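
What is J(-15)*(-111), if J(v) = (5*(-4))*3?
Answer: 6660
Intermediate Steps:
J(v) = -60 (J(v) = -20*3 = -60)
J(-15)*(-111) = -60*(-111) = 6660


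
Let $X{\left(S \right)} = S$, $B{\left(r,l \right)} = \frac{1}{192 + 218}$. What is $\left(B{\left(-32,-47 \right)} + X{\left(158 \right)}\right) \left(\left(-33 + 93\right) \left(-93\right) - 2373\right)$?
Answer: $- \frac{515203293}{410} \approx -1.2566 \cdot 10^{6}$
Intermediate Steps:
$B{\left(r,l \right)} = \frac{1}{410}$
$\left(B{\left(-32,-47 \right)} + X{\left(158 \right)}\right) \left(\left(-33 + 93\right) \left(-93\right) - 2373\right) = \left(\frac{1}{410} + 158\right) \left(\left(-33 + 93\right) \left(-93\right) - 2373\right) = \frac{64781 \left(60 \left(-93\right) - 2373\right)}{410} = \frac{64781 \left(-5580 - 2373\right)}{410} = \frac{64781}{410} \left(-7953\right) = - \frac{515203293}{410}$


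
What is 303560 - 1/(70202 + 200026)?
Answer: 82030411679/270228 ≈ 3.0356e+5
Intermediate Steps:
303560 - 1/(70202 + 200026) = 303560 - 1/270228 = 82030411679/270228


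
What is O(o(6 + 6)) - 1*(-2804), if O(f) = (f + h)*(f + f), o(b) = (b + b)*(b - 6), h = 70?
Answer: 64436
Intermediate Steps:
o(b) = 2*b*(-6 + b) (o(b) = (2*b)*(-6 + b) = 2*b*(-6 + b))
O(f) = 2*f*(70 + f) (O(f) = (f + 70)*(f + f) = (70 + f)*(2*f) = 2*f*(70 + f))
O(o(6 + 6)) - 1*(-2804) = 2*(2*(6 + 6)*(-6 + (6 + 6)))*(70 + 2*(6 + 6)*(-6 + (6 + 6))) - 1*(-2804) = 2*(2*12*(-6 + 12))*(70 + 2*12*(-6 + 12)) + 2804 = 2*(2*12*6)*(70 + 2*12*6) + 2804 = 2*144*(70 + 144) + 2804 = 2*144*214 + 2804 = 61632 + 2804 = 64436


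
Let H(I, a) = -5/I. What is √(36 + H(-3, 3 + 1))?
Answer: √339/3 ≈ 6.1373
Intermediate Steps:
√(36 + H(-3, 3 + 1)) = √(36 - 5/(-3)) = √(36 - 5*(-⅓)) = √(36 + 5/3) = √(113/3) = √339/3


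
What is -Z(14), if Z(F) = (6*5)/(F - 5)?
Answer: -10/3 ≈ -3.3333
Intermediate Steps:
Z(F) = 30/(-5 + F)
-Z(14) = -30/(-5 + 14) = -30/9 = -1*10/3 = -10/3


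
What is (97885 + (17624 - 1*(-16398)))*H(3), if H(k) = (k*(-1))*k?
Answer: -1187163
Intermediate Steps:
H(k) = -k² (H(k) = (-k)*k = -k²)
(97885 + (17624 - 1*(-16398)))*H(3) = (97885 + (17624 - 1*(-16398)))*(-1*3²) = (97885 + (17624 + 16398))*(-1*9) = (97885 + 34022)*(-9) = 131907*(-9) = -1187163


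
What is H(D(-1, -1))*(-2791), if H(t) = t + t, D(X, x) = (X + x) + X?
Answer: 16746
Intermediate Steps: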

:: DIRECTIONS FOR THIS TASK ::
Considering only the material above, set down every line from the one with "Answer: 6660" to the one with "Answer: 64436", inclusive, exactly as written.

:: ANSWER SECTION ::
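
Answer: 6660
Intermediate Steps:
J(v) = -60 (J(v) = -20*3 = -60)
J(-15)*(-111) = -60*(-111) = 6660


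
Let $X{\left(S \right)} = S$, $B{\left(r,l \right)} = \frac{1}{192 + 218}$. What is $\left(B{\left(-32,-47 \right)} + X{\left(158 \right)}\right) \left(\left(-33 + 93\right) \left(-93\right) - 2373\right)$?
Answer: $- \frac{515203293}{410} \approx -1.2566 \cdot 10^{6}$
Intermediate Steps:
$B{\left(r,l \right)} = \frac{1}{410}$
$\left(B{\left(-32,-47 \right)} + X{\left(158 \right)}\right) \left(\left(-33 + 93\right) \left(-93\right) - 2373\right) = \left(\frac{1}{410} + 158\right) \left(\left(-33 + 93\right) \left(-93\right) - 2373\right) = \frac{64781 \left(60 \left(-93\right) - 2373\right)}{410} = \frac{64781 \left(-5580 - 2373\right)}{410} = \frac{64781}{410} \left(-7953\right) = - \frac{515203293}{410}$


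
What is 303560 - 1/(70202 + 200026)?
Answer: 82030411679/270228 ≈ 3.0356e+5
Intermediate Steps:
303560 - 1/(70202 + 200026) = 303560 - 1/270228 = 82030411679/270228


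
What is O(o(6 + 6)) - 1*(-2804), if O(f) = (f + h)*(f + f), o(b) = (b + b)*(b - 6), h = 70?
Answer: 64436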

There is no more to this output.